Stored data entries

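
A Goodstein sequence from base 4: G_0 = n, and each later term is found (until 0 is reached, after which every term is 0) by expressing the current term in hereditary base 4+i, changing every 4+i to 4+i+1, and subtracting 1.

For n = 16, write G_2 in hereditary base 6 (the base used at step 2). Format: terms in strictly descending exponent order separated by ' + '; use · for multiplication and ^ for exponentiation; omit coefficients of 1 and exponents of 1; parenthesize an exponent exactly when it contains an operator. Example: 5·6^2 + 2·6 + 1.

4·6 + 3

16 —HB4→ 4^2 —bump→ 5^2 = 25 —(−1)→ 24
24 —HB5→ 4·5 + 4 —bump→ 4·6 + 4 = 28 —(−1)→ 27
27 —HB6→ 4·6 + 3 —bump→ 4·7 + 3 = 31 —(−1)→ 30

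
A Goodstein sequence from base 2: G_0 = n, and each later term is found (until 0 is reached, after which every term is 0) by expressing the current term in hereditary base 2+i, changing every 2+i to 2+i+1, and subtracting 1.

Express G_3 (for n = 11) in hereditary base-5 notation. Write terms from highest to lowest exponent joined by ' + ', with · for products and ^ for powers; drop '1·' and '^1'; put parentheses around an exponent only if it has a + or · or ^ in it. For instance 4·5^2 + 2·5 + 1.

5^(5 + 1) + 2

step 0: 11 = 2^(2 + 1) + 2 + 1; sub 3 for 2: 3^(3 + 1) + 3 + 1; = 85; G_1 = 85−1 = 84
step 1: 84 = 3^(3 + 1) + 3; sub 4 for 3: 4^(4 + 1) + 4; = 1028; G_2 = 1028−1 = 1027
step 2: 1027 = 4^(4 + 1) + 3; sub 5 for 4: 5^(5 + 1) + 3; = 15628; G_3 = 15628−1 = 15627
step 3: 15627 = 5^(5 + 1) + 2; sub 6 for 5: 6^(6 + 1) + 2; = 279938; G_4 = 279938−1 = 279937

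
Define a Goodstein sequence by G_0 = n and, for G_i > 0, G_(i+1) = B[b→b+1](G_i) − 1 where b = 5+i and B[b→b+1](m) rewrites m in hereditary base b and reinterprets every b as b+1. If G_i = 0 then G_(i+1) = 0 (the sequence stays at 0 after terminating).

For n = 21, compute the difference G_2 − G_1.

3

step 0: 21 = 4·5 + 1; sub 6 for 5: 4·6 + 1; = 25; G_1 = 25−1 = 24
step 1: 24 = 4·6; sub 7 for 6: 4·7; = 28; G_2 = 28−1 = 27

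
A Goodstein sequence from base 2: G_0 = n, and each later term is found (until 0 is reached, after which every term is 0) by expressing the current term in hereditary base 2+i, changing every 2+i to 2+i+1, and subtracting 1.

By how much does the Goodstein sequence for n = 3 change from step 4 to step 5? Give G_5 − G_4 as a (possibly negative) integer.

base 2: 3 = 2 + 1; at 3: 3 + 1 = 4; next = 3
base 3: 3 = 3; at 4: 4 = 4; next = 3
base 4: 3 = 3; at 5: 3 = 3; next = 2
base 5: 2 = 2; at 6: 2 = 2; next = 1
base 6: 1 = 1; at 7: 1 = 1; next = 0

-1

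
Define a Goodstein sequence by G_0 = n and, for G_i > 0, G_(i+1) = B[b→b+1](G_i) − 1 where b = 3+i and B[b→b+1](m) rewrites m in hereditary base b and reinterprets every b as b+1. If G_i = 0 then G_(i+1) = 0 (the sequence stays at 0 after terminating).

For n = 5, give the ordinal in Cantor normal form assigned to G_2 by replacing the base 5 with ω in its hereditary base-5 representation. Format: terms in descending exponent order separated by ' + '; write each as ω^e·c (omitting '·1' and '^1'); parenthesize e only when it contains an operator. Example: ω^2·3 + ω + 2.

G_0 = 5. HB_3(5) = 3 + 2. Bump = 6. G_1 = 5.
G_1 = 5. HB_4(5) = 4 + 1. Bump = 6. G_2 = 5.

ω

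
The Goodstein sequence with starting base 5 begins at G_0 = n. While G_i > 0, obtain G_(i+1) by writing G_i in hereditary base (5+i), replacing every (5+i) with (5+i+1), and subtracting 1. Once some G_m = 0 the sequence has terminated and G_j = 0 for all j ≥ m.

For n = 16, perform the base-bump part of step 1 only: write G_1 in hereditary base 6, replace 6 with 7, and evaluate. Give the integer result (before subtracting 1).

21

(0) 16|_5 = 3·5 + 1 ↦ 3·6 + 1|_6 = 19 ⇒ 18
(1) 18|_6 = 3·6 ↦ 3·7|_7 = 21 ⇒ 20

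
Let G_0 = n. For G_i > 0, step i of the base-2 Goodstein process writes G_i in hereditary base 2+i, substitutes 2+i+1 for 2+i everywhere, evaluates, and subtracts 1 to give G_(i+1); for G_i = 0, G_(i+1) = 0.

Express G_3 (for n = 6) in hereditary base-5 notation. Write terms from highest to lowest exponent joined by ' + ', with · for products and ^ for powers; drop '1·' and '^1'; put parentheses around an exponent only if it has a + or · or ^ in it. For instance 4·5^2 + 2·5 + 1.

5^5

6 —HB2→ 2^2 + 2 —bump→ 3^3 + 3 = 30 —(−1)→ 29
29 —HB3→ 3^3 + 2 —bump→ 4^4 + 2 = 258 —(−1)→ 257
257 —HB4→ 4^4 + 1 —bump→ 5^5 + 1 = 3126 —(−1)→ 3125
3125 —HB5→ 5^5 —bump→ 6^6 = 46656 —(−1)→ 46655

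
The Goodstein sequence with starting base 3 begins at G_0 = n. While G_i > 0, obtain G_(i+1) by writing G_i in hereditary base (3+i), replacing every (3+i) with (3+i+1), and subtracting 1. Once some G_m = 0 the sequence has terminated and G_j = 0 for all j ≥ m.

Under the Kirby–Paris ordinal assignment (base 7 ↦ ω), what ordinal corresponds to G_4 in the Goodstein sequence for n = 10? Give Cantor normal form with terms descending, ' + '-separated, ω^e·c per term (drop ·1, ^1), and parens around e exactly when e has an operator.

base 3: 10 = 3^2 + 1; at 4: 4^2 + 1 = 17; next = 16
base 4: 16 = 4^2; at 5: 5^2 = 25; next = 24
base 5: 24 = 4·5 + 4; at 6: 4·6 + 4 = 28; next = 27
base 6: 27 = 4·6 + 3; at 7: 4·7 + 3 = 31; next = 30

ω·4 + 2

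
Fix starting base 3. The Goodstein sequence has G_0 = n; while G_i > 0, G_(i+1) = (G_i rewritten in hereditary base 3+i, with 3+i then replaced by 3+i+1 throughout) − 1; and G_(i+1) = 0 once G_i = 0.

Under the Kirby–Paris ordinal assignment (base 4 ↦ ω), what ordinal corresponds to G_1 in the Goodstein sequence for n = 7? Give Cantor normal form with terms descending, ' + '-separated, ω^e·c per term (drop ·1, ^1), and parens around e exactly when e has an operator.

ω·2

(0) 7|_3 = 2·3 + 1 ↦ 2·4 + 1|_4 = 9 ⇒ 8
(1) 8|_4 = 2·4 ↦ 2·5|_5 = 10 ⇒ 9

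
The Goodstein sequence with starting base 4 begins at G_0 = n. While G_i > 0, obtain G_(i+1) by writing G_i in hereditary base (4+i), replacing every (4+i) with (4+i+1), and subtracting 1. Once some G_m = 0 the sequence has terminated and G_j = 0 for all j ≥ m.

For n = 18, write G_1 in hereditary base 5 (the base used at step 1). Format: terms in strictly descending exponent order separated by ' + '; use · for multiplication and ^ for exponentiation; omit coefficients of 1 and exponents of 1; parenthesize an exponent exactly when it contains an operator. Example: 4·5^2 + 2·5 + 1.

5^2 + 1

[0] 18 ≡ 4^2 + 2 (base 4). Lift 5: 27. −1: 26.
[1] 26 ≡ 5^2 + 1 (base 5). Lift 6: 37. −1: 36.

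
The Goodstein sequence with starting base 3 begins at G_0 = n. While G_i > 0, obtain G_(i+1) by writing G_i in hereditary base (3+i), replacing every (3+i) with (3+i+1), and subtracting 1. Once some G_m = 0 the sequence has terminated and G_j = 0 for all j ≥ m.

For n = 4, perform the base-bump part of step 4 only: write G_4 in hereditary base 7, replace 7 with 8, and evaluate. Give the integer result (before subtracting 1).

2

[0] 4 ≡ 3 + 1 (base 3). Lift 4: 5. −1: 4.
[1] 4 ≡ 4 (base 4). Lift 5: 5. −1: 4.
[2] 4 ≡ 4 (base 5). Lift 6: 4. −1: 3.
[3] 3 ≡ 3 (base 6). Lift 7: 3. −1: 2.
[4] 2 ≡ 2 (base 7). Lift 8: 2. −1: 1.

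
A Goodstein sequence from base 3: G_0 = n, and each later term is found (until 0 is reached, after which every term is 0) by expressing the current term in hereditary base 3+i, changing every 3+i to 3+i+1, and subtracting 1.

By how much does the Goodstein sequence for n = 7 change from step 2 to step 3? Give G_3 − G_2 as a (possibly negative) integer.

step 0: 7 = 2·3 + 1; sub 4 for 3: 2·4 + 1; = 9; G_1 = 9−1 = 8
step 1: 8 = 2·4; sub 5 for 4: 2·5; = 10; G_2 = 10−1 = 9
step 2: 9 = 5 + 4; sub 6 for 5: 6 + 4; = 10; G_3 = 10−1 = 9

0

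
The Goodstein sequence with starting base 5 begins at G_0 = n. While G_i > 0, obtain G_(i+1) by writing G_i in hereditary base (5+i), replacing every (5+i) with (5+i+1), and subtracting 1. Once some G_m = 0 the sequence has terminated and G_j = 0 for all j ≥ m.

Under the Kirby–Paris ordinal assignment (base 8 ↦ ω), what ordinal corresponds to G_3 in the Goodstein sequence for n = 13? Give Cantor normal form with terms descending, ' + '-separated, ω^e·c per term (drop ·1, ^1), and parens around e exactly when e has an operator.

G_0=13  [base 5] 2·5 + 3  →[5↦6]→  2·6 + 3 = 15  −1 ⇒ G_1=14
G_1=14  [base 6] 2·6 + 2  →[6↦7]→  2·7 + 2 = 16  −1 ⇒ G_2=15
G_2=15  [base 7] 2·7 + 1  →[7↦8]→  2·8 + 1 = 17  −1 ⇒ G_3=16

ω·2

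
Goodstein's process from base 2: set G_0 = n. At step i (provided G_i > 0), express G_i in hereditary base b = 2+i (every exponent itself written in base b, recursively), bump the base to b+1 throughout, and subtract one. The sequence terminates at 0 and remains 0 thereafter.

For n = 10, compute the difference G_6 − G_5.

79857569

10 —HB2→ 2^(2 + 1) + 2 —bump→ 3^(3 + 1) + 3 = 84 —(−1)→ 83
83 —HB3→ 3^(3 + 1) + 2 —bump→ 4^(4 + 1) + 2 = 1026 —(−1)→ 1025
1025 —HB4→ 4^(4 + 1) + 1 —bump→ 5^(5 + 1) + 1 = 15626 —(−1)→ 15625
15625 —HB5→ 5^(5 + 1) —bump→ 6^(6 + 1) = 279936 —(−1)→ 279935
279935 —HB6→ 5·6^6 + 5·6^5 + 5·6^4 + 5·6^3 + 5·6^2 + 5·6 + 5 —bump→ 5·7^7 + 5·7^5 + 5·7^4 + 5·7^3 + 5·7^2 + 5·7 + 5 = 4215755 —(−1)→ 4215754
4215754 —HB7→ 5·7^7 + 5·7^5 + 5·7^4 + 5·7^3 + 5·7^2 + 5·7 + 4 —bump→ 5·8^8 + 5·8^5 + 5·8^4 + 5·8^3 + 5·8^2 + 5·8 + 4 = 84073324 —(−1)→ 84073323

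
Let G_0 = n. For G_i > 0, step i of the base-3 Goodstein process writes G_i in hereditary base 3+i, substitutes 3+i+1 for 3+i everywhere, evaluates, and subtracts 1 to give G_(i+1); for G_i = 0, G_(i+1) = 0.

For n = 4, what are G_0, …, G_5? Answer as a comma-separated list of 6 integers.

(0) 4|_3 = 3 + 1 ↦ 4 + 1|_4 = 5 ⇒ 4
(1) 4|_4 = 4 ↦ 5|_5 = 5 ⇒ 4
(2) 4|_5 = 4 ↦ 4|_6 = 4 ⇒ 3
(3) 3|_6 = 3 ↦ 3|_7 = 3 ⇒ 2
(4) 2|_7 = 2 ↦ 2|_8 = 2 ⇒ 1

4, 4, 4, 3, 2, 1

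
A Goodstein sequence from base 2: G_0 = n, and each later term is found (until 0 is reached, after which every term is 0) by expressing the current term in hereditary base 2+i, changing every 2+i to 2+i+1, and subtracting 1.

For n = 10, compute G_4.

279935

base 2: 10 = 2^(2 + 1) + 2; at 3: 3^(3 + 1) + 3 = 84; next = 83
base 3: 83 = 3^(3 + 1) + 2; at 4: 4^(4 + 1) + 2 = 1026; next = 1025
base 4: 1025 = 4^(4 + 1) + 1; at 5: 5^(5 + 1) + 1 = 15626; next = 15625
base 5: 15625 = 5^(5 + 1); at 6: 6^(6 + 1) = 279936; next = 279935
base 6: 279935 = 5·6^6 + 5·6^5 + 5·6^4 + 5·6^3 + 5·6^2 + 5·6 + 5; at 7: 5·7^7 + 5·7^5 + 5·7^4 + 5·7^3 + 5·7^2 + 5·7 + 5 = 4215755; next = 4215754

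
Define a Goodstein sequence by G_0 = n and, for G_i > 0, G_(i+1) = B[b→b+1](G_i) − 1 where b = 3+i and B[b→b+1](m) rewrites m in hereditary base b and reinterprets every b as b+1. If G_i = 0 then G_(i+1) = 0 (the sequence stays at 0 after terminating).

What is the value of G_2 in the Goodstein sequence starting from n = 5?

5 —HB3→ 3 + 2 —bump→ 4 + 2 = 6 —(−1)→ 5
5 —HB4→ 4 + 1 —bump→ 5 + 1 = 6 —(−1)→ 5
5 —HB5→ 5 —bump→ 6 = 6 —(−1)→ 5

5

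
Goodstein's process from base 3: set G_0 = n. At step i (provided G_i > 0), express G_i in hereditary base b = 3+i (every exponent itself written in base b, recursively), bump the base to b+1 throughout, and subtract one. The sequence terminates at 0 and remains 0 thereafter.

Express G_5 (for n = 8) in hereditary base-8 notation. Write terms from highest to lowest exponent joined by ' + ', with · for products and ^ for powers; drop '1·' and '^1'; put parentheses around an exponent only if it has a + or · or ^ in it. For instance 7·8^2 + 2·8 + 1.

(0) 8|_3 = 2·3 + 2 ↦ 2·4 + 2|_4 = 10 ⇒ 9
(1) 9|_4 = 2·4 + 1 ↦ 2·5 + 1|_5 = 11 ⇒ 10
(2) 10|_5 = 2·5 ↦ 2·6|_6 = 12 ⇒ 11
(3) 11|_6 = 6 + 5 ↦ 7 + 5|_7 = 12 ⇒ 11
(4) 11|_7 = 7 + 4 ↦ 8 + 4|_8 = 12 ⇒ 11
(5) 11|_8 = 8 + 3 ↦ 9 + 3|_9 = 12 ⇒ 11

8 + 3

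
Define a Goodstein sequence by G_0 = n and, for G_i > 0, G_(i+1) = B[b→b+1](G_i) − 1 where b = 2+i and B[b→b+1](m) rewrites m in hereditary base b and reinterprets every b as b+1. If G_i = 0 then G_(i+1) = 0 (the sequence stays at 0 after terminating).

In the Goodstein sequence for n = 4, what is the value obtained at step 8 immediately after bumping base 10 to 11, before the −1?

254

[0] 4 ≡ 2^2 (base 2). Lift 3: 27. −1: 26.
[1] 26 ≡ 2·3^2 + 2·3 + 2 (base 3). Lift 4: 42. −1: 41.
[2] 41 ≡ 2·4^2 + 2·4 + 1 (base 4). Lift 5: 61. −1: 60.
[3] 60 ≡ 2·5^2 + 2·5 (base 5). Lift 6: 84. −1: 83.
[4] 83 ≡ 2·6^2 + 6 + 5 (base 6). Lift 7: 110. −1: 109.
[5] 109 ≡ 2·7^2 + 7 + 4 (base 7). Lift 8: 140. −1: 139.
[6] 139 ≡ 2·8^2 + 8 + 3 (base 8). Lift 9: 174. −1: 173.
[7] 173 ≡ 2·9^2 + 9 + 2 (base 9). Lift 10: 212. −1: 211.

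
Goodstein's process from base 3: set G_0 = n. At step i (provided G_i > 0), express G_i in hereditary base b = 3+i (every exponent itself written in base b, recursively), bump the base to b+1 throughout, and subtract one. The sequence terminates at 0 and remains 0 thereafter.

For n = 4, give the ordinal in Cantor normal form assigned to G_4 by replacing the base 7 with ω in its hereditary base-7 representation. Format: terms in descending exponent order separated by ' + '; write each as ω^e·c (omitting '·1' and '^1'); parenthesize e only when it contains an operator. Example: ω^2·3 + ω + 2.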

(Exercise description):
Each line of the data that contains "evaluates" belongs in the answer.

(Solution to this exercise):
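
Let G_0 = n. For G_i > 0, step i of the base-2 Goodstein process writes G_i in hereditary base 2+i, substitutes 2+i+1 for 2+i everywhere, evaluates, and subtracts 1 to give G_(i+1); for G_i = 0, G_(i+1) = 0.
Let G_0 = n. For G_i > 0, step i of the base-3 Goodstein process writes G_i in hereditary base 3+i, substitutes 3+i+1 for 3+i everywhere, evaluates, and subtracts 1 to give G_(i+1); for G_i = 0, G_(i+1) = 0.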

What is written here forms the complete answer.